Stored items

————————

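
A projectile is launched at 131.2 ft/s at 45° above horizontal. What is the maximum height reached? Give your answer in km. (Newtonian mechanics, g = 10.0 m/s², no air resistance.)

v₀ = 131.2 ft/s × 0.3048 = 39.9898 m/s
H = v₀² × sin²(θ) / (2g) = 39.9898² × sin(45°)² / (2 × 10.0) = 1599.18 × 0.5 / 20.0 = 39.9795 m
H = 39.9795 m / 1000.0 = 0.03998 km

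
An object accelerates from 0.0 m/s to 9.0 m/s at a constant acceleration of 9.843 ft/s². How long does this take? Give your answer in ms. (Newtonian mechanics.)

a = 9.843 ft/s² × 0.3048 = 3.00015 m/s²
t = (v - v₀) / a = (9.0 - 0.0) / 3.00015 = 2.99985 s
t = 2.99985 s / 0.001 = 3000 ms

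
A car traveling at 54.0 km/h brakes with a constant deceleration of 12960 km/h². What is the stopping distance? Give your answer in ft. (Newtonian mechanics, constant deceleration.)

v₀ = 54.0 km/h × 0.2777777777777778 = 15.0 m/s
a = 12960 km/h² × 7.716049382716049e-05 = 1.0 m/s²
d = v₀² / (2a) = 15.0² / (2 × 1.0) = 225.0 / 2.0 = 112.5 m
d = 112.5 m / 0.3048 = 369.1 ft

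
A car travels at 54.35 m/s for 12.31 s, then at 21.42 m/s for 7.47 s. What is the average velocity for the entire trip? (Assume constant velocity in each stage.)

d₁ = v₁t₁ = 54.35 × 12.31 = 669.0485 m
d₂ = v₂t₂ = 21.42 × 7.47 = 160.0074 m
d_total = 829.0559 m, t_total = 19.78 s
v_avg = d_total/t_total = 829.0559/19.78 = 41.91 m/s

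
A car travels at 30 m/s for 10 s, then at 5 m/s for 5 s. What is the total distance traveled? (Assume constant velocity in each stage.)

d₁ = v₁t₁ = 30 × 10 = 300 m
d₂ = v₂t₂ = 5 × 5 = 25 m
d_total = 300 + 25 = 325 m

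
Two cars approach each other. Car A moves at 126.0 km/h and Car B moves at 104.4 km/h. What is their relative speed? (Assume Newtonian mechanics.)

v_rel = v_A + v_B = 126.0 + 104.4 = 230.4 km/h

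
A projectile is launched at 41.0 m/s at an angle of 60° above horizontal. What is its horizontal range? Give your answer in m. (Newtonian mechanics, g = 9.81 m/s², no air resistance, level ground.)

R = v₀² × sin(2θ) / g = 41.0² × sin(2 × 60°) / 9.81 = 1681.0 × 0.866025 / 9.81 = 148.4 m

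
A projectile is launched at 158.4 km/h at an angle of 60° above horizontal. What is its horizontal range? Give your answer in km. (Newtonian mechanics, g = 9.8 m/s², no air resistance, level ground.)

v₀ = 158.4 km/h × 0.2777777777777778 = 44.0 m/s
R = v₀² × sin(2θ) / g = 44.0² × sin(2 × 60°) / 9.8 = 1936.0 × 0.866025 / 9.8 = 171.084 m
R = 171.084 m / 1000.0 = 0.1711 km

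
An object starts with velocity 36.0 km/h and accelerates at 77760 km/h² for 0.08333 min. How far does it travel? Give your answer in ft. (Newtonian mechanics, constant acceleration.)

v₀ = 36.0 km/h × 0.2777777777777778 = 10.0 m/s
a = 77760 km/h² × 7.716049382716049e-05 = 6.0 m/s²
t = 0.08333 min × 60.0 = 4.9998 s
d = v₀ × t + ½ × a × t² = 10.0 × 4.9998 + 0.5 × 6.0 × 4.9998² = 124.992 m
d = 124.992 m / 0.3048 = 410.1 ft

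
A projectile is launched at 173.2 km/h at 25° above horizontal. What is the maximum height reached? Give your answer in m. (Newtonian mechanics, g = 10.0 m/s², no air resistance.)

v₀ = 173.2 km/h × 0.2777777777777778 = 48.1111 m/s
H = v₀² × sin²(θ) / (2g) = 48.1111² × sin(25°)² / (2 × 10.0) = 2314.68 × 0.178606 / 20.0 = 20.67 m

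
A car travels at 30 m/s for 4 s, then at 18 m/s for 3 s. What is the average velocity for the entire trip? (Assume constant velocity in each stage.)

d₁ = v₁t₁ = 30 × 4 = 120 m
d₂ = v₂t₂ = 18 × 3 = 54 m
d_total = 174 m, t_total = 7 s
v_avg = d_total/t_total = 174/7 = 24.86 m/s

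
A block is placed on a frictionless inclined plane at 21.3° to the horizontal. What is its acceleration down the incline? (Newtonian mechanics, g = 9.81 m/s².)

a = g sin(θ) = 9.81 × sin(21.3°) = 9.81 × 0.3633 = 3.56 m/s²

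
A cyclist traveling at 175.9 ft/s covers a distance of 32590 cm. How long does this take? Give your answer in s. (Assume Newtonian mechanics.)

d = 32590 cm × 0.01 = 325.9 m
v = 175.9 ft/s × 0.3048 = 53.6143 m/s
t = d / v = 325.9 / 53.6143 = 6.079 s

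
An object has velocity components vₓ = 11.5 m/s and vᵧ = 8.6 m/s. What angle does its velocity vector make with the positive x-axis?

θ = arctan(vᵧ/vₓ) = arctan(8.6/11.5) = 36.79°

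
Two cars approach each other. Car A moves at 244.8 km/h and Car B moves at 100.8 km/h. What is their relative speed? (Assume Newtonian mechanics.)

v_rel = v_A + v_B = 244.8 + 100.8 = 345.6 km/h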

————————

### Directions
Reproduce the data exactly, altering nothing.

### Task response
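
A projectile is launched at 131.2 ft/s at 45° above horizontal. What is the maximum height reached? Give your answer in km. (Newtonian mechanics, g = 10.0 m/s², no air resistance.)

v₀ = 131.2 ft/s × 0.3048 = 39.9898 m/s
H = v₀² × sin²(θ) / (2g) = 39.9898² × sin(45°)² / (2 × 10.0) = 1599.18 × 0.5 / 20.0 = 39.9795 m
H = 39.9795 m / 1000.0 = 0.03998 km

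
An object accelerates from 0.0 m/s to 9.0 m/s at a constant acceleration of 9.843 ft/s². How long does this take? Give your answer in ms. (Newtonian mechanics.)

a = 9.843 ft/s² × 0.3048 = 3.00015 m/s²
t = (v - v₀) / a = (9.0 - 0.0) / 3.00015 = 2.99985 s
t = 2.99985 s / 0.001 = 3000 ms

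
A car traveling at 54.0 km/h brakes with a constant deceleration of 12960 km/h². What is the stopping distance? Give your answer in ft. (Newtonian mechanics, constant deceleration.)

v₀ = 54.0 km/h × 0.2777777777777778 = 15.0 m/s
a = 12960 km/h² × 7.716049382716049e-05 = 1.0 m/s²
d = v₀² / (2a) = 15.0² / (2 × 1.0) = 225.0 / 2.0 = 112.5 m
d = 112.5 m / 0.3048 = 369.1 ft

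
A car travels at 54.35 m/s for 12.31 s, then at 21.42 m/s for 7.47 s. What is the average velocity for the entire trip? (Assume constant velocity in each stage.)

d₁ = v₁t₁ = 54.35 × 12.31 = 669.0485 m
d₂ = v₂t₂ = 21.42 × 7.47 = 160.0074 m
d_total = 829.0559 m, t_total = 19.78 s
v_avg = d_total/t_total = 829.0559/19.78 = 41.91 m/s

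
A car travels at 30 m/s for 10 s, then at 5 m/s for 5 s. What is the total distance traveled? (Assume constant velocity in each stage.)

d₁ = v₁t₁ = 30 × 10 = 300 m
d₂ = v₂t₂ = 5 × 5 = 25 m
d_total = 300 + 25 = 325 m

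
Two cars approach each other. Car A moves at 126.0 km/h and Car B moves at 104.4 km/h. What is their relative speed? (Assume Newtonian mechanics.)

v_rel = v_A + v_B = 126.0 + 104.4 = 230.4 km/h

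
A projectile is launched at 41.0 m/s at an angle of 60° above horizontal. What is its horizontal range? Give your answer in m. (Newtonian mechanics, g = 9.81 m/s², no air resistance, level ground.)

R = v₀² × sin(2θ) / g = 41.0² × sin(2 × 60°) / 9.81 = 1681.0 × 0.866025 / 9.81 = 148.4 m

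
A projectile is launched at 158.4 km/h at an angle of 60° above horizontal. What is its horizontal range? Give your answer in km. (Newtonian mechanics, g = 9.8 m/s², no air resistance, level ground.)

v₀ = 158.4 km/h × 0.2777777777777778 = 44.0 m/s
R = v₀² × sin(2θ) / g = 44.0² × sin(2 × 60°) / 9.8 = 1936.0 × 0.866025 / 9.8 = 171.084 m
R = 171.084 m / 1000.0 = 0.1711 km

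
An object starts with velocity 36.0 km/h and accelerates at 77760 km/h² for 0.08333 min. How far does it travel? Give your answer in ft. (Newtonian mechanics, constant acceleration.)

v₀ = 36.0 km/h × 0.2777777777777778 = 10.0 m/s
a = 77760 km/h² × 7.716049382716049e-05 = 6.0 m/s²
t = 0.08333 min × 60.0 = 4.9998 s
d = v₀ × t + ½ × a × t² = 10.0 × 4.9998 + 0.5 × 6.0 × 4.9998² = 124.992 m
d = 124.992 m / 0.3048 = 410.1 ft

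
A projectile is launched at 173.2 km/h at 25° above horizontal. What is the maximum height reached? Give your answer in m. (Newtonian mechanics, g = 10.0 m/s², no air resistance.)

v₀ = 173.2 km/h × 0.2777777777777778 = 48.1111 m/s
H = v₀² × sin²(θ) / (2g) = 48.1111² × sin(25°)² / (2 × 10.0) = 2314.68 × 0.178606 / 20.0 = 20.67 m

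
A car travels at 30 m/s for 4 s, then at 18 m/s for 3 s. What is the average velocity for the entire trip? (Assume constant velocity in each stage.)

d₁ = v₁t₁ = 30 × 4 = 120 m
d₂ = v₂t₂ = 18 × 3 = 54 m
d_total = 174 m, t_total = 7 s
v_avg = d_total/t_total = 174/7 = 24.86 m/s

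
A block is placed on a frictionless inclined plane at 21.3° to the horizontal. What is its acceleration down the incline? (Newtonian mechanics, g = 9.81 m/s².)

a = g sin(θ) = 9.81 × sin(21.3°) = 9.81 × 0.3633 = 3.56 m/s²

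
A cyclist traveling at 175.9 ft/s covers a distance of 32590 cm. How long does this take? Give your answer in s. (Assume Newtonian mechanics.)

d = 32590 cm × 0.01 = 325.9 m
v = 175.9 ft/s × 0.3048 = 53.6143 m/s
t = d / v = 325.9 / 53.6143 = 6.079 s

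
An object has velocity components vₓ = 11.5 m/s and vᵧ = 8.6 m/s. What angle does its velocity vector make with the positive x-axis?

θ = arctan(vᵧ/vₓ) = arctan(8.6/11.5) = 36.79°

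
Two cars approach each other. Car A moves at 244.8 km/h and Car B moves at 100.8 km/h. What is their relative speed? (Assume Newtonian mechanics.)

v_rel = v_A + v_B = 244.8 + 100.8 = 345.6 km/h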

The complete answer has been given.